● Required work:
Copy every line of the records below where the word "frac" occurs.

● Extracted material:
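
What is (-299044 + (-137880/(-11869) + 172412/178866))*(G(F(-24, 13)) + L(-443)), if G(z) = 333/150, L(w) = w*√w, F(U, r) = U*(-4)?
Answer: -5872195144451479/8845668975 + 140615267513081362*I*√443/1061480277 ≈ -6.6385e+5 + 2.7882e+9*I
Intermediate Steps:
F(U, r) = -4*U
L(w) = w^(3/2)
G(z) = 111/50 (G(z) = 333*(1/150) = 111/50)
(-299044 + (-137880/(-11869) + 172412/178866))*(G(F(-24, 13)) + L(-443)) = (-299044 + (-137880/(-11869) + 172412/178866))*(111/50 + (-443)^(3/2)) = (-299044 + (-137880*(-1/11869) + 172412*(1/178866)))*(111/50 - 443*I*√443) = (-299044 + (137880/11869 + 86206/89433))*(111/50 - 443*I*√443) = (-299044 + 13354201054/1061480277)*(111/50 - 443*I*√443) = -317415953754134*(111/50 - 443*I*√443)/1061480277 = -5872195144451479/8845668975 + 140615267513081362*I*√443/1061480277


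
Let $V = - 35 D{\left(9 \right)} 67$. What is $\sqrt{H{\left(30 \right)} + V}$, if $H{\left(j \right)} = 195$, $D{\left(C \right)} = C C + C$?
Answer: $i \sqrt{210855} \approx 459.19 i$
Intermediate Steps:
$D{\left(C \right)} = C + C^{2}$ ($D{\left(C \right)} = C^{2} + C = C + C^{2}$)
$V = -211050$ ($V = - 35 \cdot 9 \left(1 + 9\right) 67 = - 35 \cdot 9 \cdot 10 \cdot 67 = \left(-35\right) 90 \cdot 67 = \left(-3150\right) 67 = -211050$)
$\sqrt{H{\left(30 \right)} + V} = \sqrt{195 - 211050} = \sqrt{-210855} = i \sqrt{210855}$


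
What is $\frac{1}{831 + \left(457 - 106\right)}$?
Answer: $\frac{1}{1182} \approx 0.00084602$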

● Answer:
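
What is $\frac{1}{831 + \left(457 - 106\right)}$?
Answer: $\frac{1}{1182} \approx 0.00084602$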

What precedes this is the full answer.